Aim of the task = From the records below, count the lines containing the word "values" and give only that number.

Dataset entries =
▼
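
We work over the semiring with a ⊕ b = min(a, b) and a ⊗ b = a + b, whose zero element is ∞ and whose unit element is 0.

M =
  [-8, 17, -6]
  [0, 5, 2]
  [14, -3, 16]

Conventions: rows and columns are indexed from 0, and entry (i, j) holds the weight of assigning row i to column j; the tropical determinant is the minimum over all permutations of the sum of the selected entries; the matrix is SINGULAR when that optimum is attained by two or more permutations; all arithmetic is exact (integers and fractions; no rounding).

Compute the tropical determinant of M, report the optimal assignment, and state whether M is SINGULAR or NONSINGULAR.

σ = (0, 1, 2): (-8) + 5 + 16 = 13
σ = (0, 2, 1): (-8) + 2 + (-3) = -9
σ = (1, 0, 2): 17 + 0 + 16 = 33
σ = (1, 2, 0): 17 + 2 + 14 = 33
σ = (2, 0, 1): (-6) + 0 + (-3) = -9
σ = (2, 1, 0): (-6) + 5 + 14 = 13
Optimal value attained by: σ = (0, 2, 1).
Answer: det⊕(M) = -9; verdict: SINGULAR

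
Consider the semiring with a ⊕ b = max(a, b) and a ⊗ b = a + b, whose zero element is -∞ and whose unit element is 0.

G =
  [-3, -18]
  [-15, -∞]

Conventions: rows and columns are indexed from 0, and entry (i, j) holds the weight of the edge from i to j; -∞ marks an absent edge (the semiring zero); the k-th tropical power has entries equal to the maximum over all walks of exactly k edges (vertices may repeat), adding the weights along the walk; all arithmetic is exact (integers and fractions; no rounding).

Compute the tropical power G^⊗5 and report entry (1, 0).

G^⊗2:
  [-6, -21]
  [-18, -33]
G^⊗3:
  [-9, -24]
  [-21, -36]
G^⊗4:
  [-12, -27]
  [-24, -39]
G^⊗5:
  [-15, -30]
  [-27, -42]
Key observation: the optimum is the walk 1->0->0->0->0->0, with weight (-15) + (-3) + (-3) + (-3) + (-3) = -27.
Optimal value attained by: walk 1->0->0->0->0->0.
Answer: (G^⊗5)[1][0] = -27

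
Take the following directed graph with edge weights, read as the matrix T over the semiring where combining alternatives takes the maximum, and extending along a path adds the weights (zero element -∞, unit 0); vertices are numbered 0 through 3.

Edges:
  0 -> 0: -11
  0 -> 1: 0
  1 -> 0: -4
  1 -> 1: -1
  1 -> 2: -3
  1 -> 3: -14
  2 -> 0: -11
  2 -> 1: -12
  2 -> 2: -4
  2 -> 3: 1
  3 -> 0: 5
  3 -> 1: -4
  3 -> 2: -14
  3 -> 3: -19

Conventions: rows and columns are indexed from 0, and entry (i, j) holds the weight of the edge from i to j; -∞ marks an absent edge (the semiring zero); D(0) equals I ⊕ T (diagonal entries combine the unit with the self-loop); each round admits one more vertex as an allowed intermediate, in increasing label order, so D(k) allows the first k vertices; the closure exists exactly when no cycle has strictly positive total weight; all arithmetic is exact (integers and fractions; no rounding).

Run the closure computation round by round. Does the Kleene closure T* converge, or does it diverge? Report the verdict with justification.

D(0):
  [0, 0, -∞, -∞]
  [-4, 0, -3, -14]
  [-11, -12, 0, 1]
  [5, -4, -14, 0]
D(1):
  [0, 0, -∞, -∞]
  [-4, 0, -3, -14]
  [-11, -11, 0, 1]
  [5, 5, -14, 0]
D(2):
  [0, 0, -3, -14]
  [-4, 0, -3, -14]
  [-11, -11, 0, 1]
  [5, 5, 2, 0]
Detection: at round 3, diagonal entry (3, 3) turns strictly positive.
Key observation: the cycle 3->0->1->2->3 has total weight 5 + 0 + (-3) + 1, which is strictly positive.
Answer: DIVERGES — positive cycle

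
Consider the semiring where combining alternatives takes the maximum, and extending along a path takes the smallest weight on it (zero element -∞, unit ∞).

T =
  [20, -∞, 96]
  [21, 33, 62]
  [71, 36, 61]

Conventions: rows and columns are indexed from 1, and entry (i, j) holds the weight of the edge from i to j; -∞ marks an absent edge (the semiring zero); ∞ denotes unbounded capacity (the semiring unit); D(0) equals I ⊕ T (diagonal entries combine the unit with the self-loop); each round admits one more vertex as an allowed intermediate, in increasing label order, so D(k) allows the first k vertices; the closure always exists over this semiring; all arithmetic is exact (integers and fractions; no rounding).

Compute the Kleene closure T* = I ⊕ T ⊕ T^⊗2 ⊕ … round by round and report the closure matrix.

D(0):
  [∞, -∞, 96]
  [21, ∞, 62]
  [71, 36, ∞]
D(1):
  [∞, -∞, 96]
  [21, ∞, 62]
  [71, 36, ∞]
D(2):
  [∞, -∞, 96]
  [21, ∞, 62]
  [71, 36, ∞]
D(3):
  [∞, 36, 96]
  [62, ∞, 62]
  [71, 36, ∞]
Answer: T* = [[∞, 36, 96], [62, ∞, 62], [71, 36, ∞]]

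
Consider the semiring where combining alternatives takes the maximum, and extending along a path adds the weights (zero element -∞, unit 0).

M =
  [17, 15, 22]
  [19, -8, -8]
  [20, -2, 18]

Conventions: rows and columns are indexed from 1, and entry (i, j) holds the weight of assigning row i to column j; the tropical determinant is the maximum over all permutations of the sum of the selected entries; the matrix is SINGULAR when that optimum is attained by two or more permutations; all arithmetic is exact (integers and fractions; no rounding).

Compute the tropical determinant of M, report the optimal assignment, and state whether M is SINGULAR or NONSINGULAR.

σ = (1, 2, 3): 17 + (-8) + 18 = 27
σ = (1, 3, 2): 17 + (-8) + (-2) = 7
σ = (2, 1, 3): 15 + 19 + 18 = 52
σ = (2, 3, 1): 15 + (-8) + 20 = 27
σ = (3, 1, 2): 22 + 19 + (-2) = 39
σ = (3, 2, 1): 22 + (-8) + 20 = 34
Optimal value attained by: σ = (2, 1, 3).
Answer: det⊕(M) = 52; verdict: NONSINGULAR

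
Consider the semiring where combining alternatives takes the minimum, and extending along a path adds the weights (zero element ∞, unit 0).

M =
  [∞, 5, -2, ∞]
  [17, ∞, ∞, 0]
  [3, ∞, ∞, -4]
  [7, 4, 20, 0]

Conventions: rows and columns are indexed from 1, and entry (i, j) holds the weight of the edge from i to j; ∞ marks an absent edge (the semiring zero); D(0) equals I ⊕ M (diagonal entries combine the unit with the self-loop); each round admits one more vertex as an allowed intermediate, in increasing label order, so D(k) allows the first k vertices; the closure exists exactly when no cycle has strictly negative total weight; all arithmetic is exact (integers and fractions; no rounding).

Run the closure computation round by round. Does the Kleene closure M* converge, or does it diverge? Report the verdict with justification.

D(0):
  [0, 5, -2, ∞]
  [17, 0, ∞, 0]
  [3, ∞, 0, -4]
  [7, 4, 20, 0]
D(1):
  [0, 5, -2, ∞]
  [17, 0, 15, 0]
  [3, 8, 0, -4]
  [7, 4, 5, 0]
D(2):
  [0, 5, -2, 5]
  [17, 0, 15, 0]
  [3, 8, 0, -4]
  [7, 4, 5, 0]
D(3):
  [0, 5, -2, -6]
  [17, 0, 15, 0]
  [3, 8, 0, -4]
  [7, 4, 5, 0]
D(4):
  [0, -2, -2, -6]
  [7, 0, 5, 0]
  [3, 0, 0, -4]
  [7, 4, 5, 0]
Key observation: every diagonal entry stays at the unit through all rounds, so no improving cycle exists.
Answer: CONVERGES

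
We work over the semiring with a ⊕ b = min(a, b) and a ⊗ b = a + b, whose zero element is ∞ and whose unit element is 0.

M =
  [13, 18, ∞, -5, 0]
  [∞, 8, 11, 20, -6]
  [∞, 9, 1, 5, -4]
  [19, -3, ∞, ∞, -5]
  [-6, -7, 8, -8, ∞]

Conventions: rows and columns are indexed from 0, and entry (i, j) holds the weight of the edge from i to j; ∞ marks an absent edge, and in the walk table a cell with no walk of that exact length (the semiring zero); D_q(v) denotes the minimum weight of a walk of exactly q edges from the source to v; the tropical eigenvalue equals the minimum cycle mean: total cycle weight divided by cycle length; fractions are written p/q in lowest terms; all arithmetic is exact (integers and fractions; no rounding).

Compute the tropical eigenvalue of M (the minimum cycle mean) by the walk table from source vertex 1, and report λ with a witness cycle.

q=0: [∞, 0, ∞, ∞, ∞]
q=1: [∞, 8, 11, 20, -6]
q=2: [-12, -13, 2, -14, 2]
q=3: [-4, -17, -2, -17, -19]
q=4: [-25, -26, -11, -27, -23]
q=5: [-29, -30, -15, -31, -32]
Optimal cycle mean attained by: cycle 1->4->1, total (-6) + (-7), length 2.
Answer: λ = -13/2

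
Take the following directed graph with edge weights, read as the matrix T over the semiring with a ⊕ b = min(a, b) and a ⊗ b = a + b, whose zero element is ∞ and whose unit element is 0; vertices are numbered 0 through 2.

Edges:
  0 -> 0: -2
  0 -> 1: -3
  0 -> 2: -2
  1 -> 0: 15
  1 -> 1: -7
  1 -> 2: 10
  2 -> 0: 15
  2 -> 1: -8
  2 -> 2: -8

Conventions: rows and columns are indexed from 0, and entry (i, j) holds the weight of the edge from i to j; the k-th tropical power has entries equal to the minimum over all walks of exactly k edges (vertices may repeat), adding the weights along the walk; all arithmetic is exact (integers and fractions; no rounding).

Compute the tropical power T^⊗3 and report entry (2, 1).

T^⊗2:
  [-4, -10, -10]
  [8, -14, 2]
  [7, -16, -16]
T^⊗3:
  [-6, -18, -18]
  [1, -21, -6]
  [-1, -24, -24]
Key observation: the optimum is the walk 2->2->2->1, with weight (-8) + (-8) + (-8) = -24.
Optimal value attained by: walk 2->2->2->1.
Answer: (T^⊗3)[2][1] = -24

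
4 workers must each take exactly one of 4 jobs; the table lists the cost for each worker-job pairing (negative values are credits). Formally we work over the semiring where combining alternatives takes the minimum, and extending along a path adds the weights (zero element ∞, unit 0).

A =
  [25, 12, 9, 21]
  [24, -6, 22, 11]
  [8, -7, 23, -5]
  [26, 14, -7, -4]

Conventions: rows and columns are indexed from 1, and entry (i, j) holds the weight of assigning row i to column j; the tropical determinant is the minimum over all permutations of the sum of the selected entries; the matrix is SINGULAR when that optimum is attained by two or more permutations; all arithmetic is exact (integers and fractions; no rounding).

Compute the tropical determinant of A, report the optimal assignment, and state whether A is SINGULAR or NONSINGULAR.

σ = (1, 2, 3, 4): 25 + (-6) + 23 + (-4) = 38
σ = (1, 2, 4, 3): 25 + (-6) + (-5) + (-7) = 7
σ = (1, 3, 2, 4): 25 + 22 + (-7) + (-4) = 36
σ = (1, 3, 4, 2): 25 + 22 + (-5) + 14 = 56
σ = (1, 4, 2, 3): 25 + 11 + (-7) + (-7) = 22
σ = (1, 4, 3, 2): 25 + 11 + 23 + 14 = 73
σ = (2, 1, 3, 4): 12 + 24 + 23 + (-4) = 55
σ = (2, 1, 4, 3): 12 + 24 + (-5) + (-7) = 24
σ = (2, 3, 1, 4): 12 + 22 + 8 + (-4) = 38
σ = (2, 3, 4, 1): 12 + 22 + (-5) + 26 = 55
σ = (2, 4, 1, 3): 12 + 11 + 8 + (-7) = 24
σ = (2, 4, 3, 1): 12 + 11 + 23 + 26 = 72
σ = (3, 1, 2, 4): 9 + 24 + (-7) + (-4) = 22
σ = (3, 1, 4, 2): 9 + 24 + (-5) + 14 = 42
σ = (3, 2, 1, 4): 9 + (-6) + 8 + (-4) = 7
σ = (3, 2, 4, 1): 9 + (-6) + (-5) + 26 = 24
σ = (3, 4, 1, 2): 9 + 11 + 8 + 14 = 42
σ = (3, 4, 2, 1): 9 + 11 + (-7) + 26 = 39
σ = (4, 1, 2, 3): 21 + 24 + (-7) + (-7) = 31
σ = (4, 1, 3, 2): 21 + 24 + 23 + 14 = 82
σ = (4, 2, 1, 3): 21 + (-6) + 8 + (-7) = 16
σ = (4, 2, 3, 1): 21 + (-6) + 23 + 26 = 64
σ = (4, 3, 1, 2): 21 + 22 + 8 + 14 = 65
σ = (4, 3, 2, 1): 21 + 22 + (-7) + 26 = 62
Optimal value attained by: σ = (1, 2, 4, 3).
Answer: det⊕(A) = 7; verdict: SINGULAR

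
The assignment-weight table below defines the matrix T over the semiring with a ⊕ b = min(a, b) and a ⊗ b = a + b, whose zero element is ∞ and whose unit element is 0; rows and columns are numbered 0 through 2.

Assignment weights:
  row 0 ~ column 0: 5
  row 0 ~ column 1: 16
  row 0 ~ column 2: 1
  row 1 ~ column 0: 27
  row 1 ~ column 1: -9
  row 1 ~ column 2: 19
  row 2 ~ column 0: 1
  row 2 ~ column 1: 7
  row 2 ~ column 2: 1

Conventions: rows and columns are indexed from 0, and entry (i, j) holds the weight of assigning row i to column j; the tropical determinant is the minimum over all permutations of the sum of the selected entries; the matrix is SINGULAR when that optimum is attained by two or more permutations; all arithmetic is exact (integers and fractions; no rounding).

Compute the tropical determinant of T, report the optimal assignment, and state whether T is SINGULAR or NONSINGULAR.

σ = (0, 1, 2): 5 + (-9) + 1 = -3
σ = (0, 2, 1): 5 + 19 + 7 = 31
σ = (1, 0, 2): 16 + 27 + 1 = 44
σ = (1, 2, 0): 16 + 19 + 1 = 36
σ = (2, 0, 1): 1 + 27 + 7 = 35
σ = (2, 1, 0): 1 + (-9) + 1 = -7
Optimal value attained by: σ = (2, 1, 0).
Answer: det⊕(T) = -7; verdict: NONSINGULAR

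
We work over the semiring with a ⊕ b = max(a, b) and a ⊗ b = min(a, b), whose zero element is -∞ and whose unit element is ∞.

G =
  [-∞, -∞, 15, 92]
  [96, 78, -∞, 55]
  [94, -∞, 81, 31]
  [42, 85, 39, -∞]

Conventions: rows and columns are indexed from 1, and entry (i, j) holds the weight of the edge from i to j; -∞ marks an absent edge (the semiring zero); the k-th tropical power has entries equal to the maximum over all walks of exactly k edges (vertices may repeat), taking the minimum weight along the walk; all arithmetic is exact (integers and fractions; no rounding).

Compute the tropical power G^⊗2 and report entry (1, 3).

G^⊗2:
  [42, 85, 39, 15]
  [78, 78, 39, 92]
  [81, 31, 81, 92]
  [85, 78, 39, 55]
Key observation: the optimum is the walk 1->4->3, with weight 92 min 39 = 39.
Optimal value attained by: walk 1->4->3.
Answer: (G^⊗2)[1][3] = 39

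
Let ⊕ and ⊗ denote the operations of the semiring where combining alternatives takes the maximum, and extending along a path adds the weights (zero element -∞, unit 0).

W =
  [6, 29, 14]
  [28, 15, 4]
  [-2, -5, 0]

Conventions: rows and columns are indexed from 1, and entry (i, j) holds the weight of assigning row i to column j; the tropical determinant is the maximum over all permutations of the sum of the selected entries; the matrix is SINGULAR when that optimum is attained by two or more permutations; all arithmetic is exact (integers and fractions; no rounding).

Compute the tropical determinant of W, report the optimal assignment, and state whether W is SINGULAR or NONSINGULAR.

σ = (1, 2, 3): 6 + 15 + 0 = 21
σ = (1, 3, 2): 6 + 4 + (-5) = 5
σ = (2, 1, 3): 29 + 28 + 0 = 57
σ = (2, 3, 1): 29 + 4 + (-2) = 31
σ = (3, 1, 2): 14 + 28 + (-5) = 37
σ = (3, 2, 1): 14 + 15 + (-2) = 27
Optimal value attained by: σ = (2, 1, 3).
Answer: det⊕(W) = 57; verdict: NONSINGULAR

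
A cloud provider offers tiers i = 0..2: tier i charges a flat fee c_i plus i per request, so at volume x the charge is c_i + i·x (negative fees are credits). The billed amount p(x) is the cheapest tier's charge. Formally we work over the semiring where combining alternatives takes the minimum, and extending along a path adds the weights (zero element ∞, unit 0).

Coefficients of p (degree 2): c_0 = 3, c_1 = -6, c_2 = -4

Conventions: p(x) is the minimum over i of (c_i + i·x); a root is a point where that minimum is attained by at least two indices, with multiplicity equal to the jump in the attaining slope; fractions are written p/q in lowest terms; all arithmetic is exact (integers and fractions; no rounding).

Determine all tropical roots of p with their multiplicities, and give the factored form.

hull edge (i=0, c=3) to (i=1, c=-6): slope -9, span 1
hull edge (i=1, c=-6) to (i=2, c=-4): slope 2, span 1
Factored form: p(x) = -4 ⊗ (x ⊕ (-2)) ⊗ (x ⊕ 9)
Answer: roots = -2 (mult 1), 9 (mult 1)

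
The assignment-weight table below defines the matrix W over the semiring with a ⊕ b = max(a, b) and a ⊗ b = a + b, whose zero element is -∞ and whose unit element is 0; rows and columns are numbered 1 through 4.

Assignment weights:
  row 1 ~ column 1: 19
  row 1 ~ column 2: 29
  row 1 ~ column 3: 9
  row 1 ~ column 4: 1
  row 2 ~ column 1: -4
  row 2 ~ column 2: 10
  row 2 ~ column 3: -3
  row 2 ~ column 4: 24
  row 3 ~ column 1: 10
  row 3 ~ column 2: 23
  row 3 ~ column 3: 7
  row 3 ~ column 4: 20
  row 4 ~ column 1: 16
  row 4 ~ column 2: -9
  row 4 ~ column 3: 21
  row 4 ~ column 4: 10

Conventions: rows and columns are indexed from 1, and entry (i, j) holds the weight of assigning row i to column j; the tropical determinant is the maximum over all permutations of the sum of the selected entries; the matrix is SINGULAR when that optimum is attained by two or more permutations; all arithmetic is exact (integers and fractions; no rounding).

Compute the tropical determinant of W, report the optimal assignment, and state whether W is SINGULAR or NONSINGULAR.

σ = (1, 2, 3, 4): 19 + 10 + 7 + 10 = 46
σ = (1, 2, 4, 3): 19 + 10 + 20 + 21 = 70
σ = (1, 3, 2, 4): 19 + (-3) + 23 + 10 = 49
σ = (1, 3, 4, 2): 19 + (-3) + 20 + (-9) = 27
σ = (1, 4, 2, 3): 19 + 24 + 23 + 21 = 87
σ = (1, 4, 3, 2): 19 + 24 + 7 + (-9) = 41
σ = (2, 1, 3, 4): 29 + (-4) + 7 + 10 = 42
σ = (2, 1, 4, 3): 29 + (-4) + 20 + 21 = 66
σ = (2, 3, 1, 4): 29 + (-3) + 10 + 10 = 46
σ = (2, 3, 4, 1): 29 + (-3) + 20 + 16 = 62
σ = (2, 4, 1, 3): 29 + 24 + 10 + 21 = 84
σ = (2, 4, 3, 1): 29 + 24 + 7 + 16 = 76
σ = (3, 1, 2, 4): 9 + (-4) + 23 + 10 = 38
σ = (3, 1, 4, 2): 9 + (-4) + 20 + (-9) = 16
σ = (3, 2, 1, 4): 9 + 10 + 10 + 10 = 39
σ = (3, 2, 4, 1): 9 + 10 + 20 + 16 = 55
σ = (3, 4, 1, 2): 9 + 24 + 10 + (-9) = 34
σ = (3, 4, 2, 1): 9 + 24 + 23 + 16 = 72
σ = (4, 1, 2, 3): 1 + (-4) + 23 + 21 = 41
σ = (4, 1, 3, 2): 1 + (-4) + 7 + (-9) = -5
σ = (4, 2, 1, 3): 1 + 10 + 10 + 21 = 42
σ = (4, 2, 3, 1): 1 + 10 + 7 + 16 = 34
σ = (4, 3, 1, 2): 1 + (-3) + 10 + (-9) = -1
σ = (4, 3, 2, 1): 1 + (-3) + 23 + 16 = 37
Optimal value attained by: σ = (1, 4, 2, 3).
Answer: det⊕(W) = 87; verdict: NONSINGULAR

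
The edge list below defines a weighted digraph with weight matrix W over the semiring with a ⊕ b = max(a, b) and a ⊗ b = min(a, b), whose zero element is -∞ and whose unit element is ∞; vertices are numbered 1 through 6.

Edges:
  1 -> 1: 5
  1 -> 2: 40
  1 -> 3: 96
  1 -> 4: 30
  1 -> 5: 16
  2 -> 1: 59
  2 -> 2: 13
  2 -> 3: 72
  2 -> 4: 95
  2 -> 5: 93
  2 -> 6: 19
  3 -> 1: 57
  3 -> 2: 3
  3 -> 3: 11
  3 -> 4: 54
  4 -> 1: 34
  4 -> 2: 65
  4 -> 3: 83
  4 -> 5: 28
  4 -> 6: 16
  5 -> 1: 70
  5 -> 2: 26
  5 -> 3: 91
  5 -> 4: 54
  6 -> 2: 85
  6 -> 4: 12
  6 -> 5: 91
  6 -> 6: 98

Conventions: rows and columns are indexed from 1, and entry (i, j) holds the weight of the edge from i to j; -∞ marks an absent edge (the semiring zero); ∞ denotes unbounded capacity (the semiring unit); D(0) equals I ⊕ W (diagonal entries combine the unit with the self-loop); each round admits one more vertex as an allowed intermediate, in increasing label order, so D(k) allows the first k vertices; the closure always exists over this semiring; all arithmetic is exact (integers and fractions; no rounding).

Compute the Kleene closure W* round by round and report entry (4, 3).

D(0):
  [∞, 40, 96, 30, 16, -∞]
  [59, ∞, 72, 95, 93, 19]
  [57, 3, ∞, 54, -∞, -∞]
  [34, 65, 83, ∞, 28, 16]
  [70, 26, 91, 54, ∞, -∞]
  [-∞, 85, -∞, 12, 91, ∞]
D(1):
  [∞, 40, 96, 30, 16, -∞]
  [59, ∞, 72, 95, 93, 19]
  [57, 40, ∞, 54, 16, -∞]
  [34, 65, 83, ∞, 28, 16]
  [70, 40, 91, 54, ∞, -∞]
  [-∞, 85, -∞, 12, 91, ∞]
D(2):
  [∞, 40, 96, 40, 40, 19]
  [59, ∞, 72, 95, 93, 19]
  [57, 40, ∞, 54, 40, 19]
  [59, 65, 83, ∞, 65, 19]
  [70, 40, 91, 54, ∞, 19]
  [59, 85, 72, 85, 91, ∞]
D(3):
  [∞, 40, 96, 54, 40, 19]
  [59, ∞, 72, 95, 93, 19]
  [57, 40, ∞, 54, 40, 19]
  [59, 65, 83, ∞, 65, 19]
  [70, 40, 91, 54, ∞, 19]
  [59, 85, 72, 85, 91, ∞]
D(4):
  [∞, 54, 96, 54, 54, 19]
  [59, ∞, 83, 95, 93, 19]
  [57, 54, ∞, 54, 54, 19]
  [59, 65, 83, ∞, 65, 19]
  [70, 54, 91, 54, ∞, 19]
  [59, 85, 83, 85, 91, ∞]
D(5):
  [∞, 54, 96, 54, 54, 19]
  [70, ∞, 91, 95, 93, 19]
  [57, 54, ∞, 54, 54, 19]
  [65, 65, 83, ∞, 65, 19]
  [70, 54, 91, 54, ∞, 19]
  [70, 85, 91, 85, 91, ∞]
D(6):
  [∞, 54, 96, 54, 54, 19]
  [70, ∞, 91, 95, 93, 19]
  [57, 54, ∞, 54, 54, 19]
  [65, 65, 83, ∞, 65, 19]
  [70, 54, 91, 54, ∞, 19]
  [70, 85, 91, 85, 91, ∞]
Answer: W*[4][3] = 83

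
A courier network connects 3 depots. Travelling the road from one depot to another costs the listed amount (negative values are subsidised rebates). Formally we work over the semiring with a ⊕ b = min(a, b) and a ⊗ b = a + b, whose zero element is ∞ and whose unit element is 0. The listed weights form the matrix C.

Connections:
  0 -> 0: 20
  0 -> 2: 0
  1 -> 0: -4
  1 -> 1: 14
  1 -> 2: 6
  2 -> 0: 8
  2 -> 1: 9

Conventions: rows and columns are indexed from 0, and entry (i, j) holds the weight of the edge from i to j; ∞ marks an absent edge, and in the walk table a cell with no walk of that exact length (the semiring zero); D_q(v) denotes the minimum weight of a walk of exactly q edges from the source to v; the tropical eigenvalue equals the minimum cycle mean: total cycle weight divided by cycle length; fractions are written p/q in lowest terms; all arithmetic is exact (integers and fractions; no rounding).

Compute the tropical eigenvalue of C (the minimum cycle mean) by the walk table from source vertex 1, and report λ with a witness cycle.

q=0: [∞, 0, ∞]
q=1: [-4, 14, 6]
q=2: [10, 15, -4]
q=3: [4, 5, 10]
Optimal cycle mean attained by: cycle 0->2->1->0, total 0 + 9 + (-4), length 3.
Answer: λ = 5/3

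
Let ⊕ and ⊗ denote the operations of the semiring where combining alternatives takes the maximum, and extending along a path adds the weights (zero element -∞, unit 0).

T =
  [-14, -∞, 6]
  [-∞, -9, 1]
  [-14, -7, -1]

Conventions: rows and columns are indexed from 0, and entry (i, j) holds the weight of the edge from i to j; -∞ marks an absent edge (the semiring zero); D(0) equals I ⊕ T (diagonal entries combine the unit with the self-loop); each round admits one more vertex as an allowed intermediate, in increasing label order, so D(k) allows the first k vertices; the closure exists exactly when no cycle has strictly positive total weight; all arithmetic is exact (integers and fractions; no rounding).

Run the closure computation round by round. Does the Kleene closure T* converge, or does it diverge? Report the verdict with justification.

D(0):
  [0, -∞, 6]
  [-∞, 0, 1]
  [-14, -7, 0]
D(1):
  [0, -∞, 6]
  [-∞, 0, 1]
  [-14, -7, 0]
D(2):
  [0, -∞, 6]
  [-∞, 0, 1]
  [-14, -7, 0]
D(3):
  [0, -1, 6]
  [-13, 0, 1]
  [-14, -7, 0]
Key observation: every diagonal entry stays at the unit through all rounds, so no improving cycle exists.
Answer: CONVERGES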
▲
Task answer = 2